- _Data for processing_
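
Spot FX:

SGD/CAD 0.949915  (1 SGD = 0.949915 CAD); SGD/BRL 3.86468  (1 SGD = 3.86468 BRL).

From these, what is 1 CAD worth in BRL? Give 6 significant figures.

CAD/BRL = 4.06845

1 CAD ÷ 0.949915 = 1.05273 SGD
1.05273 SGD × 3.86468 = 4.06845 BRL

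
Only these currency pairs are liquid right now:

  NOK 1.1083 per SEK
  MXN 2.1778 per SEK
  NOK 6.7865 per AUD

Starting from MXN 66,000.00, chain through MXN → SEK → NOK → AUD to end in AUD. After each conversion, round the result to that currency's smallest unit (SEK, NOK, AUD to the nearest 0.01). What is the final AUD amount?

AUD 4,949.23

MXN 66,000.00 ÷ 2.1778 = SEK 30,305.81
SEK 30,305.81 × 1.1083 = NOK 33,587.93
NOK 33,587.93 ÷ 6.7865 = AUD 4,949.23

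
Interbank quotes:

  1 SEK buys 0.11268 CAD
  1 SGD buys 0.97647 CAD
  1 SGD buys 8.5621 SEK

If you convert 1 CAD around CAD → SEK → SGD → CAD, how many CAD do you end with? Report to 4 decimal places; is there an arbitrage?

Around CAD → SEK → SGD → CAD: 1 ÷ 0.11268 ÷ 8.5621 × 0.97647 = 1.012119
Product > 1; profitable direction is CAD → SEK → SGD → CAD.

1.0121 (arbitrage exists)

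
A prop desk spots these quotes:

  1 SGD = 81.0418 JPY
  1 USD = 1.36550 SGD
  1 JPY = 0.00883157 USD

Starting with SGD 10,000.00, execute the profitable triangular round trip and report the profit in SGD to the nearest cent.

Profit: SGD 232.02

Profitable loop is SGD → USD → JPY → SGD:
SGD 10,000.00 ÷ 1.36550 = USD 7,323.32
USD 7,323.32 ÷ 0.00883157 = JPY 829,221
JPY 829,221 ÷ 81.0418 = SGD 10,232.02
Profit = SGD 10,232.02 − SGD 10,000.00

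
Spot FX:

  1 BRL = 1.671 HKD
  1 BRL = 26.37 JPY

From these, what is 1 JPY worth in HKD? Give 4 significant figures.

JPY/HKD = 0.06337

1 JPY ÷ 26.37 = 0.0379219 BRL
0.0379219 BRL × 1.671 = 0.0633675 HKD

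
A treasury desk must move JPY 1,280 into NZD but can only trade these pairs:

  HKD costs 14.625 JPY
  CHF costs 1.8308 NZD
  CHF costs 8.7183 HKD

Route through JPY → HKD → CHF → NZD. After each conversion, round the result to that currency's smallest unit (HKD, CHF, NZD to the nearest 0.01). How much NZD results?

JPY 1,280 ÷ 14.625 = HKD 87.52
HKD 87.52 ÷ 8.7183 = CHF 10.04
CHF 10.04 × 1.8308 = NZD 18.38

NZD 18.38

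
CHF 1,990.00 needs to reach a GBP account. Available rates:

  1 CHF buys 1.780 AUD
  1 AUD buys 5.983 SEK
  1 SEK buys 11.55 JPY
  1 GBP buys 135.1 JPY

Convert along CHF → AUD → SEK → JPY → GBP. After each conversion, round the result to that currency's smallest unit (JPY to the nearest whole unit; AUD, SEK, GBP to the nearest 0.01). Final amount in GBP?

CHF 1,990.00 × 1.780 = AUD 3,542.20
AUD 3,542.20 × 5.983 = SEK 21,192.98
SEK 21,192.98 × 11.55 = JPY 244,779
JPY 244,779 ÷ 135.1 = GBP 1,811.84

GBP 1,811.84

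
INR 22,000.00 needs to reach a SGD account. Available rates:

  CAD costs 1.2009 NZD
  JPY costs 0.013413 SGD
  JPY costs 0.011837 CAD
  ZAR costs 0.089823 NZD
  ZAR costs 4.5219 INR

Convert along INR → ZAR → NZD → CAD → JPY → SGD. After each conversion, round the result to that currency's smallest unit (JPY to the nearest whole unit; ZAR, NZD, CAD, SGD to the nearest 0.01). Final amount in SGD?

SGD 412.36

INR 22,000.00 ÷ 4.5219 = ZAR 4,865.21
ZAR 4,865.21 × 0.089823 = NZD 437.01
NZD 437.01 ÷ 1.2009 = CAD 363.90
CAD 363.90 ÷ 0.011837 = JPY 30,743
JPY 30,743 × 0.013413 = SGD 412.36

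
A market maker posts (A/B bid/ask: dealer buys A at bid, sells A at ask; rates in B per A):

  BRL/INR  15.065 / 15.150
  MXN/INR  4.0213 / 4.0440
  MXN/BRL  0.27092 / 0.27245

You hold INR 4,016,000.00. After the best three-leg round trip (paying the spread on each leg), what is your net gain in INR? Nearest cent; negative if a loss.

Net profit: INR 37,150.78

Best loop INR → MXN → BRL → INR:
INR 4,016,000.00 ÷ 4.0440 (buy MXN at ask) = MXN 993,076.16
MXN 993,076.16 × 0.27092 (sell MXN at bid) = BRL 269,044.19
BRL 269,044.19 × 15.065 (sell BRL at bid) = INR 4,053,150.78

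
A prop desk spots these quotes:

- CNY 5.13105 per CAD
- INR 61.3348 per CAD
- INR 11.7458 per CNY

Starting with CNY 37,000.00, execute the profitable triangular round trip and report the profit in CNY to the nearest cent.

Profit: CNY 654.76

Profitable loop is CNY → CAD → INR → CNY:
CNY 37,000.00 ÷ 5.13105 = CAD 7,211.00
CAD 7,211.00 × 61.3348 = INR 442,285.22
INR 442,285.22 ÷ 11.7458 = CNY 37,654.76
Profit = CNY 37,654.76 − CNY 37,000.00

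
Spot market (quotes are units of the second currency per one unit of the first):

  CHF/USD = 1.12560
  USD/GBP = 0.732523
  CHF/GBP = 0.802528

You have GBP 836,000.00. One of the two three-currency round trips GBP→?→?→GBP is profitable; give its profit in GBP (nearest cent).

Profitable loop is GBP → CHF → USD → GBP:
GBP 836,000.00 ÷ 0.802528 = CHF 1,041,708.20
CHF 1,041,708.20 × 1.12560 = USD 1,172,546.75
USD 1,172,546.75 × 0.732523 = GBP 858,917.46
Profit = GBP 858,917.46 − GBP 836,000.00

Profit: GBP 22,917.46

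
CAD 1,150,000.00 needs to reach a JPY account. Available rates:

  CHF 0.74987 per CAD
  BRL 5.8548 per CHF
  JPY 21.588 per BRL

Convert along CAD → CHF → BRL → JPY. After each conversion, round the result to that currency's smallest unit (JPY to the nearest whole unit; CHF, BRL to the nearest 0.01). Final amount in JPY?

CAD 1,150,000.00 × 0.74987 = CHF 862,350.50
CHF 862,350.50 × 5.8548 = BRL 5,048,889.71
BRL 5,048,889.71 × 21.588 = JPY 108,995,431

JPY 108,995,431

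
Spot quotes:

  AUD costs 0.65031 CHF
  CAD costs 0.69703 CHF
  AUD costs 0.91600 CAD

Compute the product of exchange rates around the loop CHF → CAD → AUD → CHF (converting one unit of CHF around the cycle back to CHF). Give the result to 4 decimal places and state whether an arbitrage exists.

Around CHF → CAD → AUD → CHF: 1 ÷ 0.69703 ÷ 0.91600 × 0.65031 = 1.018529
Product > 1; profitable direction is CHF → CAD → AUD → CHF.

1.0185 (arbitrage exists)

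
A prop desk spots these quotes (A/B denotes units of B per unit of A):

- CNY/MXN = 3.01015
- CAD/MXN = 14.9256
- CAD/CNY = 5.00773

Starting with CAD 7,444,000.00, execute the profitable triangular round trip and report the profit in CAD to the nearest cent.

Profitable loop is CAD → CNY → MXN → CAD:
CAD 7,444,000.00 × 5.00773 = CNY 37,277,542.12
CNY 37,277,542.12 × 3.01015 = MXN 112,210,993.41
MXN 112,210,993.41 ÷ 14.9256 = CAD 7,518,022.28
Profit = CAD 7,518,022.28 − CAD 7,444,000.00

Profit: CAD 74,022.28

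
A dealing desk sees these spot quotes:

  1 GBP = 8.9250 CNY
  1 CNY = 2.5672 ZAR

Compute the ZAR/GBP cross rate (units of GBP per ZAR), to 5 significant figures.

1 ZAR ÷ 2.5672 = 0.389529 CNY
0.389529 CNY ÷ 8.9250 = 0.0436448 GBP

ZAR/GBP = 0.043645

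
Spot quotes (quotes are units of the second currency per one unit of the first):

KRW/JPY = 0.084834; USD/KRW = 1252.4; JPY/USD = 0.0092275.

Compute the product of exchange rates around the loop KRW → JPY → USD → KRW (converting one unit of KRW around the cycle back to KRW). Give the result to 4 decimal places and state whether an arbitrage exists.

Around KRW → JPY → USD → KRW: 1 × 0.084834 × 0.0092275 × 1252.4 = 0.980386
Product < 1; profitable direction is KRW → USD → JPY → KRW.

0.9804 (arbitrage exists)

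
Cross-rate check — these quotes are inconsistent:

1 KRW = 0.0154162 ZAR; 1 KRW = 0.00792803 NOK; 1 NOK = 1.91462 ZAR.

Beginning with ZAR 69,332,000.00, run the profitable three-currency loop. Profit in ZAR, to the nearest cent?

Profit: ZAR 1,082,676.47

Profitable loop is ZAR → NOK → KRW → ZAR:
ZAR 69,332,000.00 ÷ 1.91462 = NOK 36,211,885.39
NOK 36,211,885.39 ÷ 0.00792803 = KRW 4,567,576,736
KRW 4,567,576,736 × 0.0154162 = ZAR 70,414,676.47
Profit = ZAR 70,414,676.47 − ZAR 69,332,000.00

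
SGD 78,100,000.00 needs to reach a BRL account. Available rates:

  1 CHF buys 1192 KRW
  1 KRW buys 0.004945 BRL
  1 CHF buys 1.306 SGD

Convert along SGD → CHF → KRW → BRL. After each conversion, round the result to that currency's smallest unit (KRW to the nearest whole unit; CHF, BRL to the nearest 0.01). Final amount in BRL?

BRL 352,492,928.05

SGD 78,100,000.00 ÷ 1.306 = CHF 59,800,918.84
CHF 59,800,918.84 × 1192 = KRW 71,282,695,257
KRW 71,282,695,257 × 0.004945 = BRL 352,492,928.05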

- _What is expected_
Only lines holding the word "reach" are wanted here; copy each from the listing.

- _Output of the exercise_
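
CHF 1,990.00 needs to reach a GBP account. Available rates:
INR 22,000.00 needs to reach a SGD account. Available rates:
CAD 1,150,000.00 needs to reach a JPY account. Available rates:
SGD 78,100,000.00 needs to reach a BRL account. Available rates: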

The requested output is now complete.